**MATERIAL FOR THE TASK**
────────────────────
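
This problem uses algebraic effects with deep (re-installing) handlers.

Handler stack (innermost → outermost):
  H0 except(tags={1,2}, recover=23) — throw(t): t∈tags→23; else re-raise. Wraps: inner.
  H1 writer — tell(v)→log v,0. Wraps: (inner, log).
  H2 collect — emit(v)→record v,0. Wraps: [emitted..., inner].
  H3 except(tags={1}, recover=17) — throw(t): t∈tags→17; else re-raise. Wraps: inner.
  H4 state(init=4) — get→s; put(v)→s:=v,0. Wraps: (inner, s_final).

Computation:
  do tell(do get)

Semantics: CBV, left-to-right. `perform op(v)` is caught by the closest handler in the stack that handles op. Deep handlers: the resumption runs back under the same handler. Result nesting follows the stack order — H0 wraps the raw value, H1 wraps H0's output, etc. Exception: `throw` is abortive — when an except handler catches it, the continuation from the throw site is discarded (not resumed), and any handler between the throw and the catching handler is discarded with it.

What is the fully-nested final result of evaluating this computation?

Answer: ([(0, (4))], 4)

Evaluation trace:
get @ H4 ⇒ 4
tell(4) @ H1 ⇒ log+=4
H0 returns 0
H1 returns (0, (4))
H2 returns [(0, (4))]
H3 returns [(0, (4))]
H4 returns ([(0, (4))], 4)
= ([(0, (4))], 4)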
────────────────────
**YOUR GOAL**
Copy out each line of the data that holds the string "recover".

**EXERCISE RESULT**
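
  H0 except(tags={1,2}, recover=23) — throw(t): t∈tags→23; else re-raise. Wraps: inner.
  H3 except(tags={1}, recover=17) — throw(t): t∈tags→17; else re-raise. Wraps: inner.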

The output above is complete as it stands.